- _Your objective_:
Within the listing below, show every line that contains the word "leftmost".

╔══

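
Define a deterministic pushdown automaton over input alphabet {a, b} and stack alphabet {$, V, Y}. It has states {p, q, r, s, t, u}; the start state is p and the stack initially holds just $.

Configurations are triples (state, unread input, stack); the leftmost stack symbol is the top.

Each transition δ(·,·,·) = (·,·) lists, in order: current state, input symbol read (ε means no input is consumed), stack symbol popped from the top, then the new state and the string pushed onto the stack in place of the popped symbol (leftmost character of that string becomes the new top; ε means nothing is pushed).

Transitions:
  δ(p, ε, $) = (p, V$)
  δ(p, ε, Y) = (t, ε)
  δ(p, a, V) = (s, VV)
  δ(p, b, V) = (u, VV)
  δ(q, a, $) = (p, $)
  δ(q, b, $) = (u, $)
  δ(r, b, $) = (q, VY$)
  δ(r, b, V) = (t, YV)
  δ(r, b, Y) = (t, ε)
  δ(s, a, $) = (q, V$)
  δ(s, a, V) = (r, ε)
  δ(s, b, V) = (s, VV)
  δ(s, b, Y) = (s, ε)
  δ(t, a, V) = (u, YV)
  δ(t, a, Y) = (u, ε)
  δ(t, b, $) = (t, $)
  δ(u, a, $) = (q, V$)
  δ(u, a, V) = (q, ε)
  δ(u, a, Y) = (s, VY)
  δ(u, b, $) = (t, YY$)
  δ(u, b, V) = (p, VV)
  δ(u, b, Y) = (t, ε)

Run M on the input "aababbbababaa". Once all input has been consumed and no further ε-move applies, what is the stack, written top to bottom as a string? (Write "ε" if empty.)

(p, aababbbababaa, $)
  ε-move, top $: go to p, push V$ → (p, aababbbababaa, V$)
  read a, top V: go to s, push VV → (s, ababbbababaa, VV$)
  read a, top V: go to r, push ε → (r, babbbababaa, V$)
  read b, top V: go to t, push YV → (t, abbbababaa, YV$)
  read a, top Y: go to u, push ε → (u, bbbababaa, V$)
  read b, top V: go to p, push VV → (p, bbababaa, VV$)
  read b, top V: go to u, push VV → (u, bababaa, VVV$)
  read b, top V: go to p, push VV → (p, ababaa, VVVV$)
  read a, top V: go to s, push VV → (s, babaa, VVVVV$)
  read b, top V: go to s, push VV → (s, abaa, VVVVVV$)
  read a, top V: go to r, push ε → (r, baa, VVVVV$)
  read b, top V: go to t, push YV → (t, aa, YVVVVV$)
  read a, top Y: go to u, push ε → (u, a, VVVVV$)
  read a, top V: go to q, push ε → (q, ε, VVVV$)
All input consumed in state q with stack VVVV$.

VVVV$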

╚══

- _Output of the task_:
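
Configurations are triples (state, unread input, stack); the leftmost stack symbol is the top.
Each transition δ(·,·,·) = (·,·) lists, in order: current state, input symbol read (ε means no input is consumed), stack symbol popped from the top, then the new state and the string pushed onto the stack in place of the popped symbol (leftmost character of that string becomes the new top; ε means nothing is pushed).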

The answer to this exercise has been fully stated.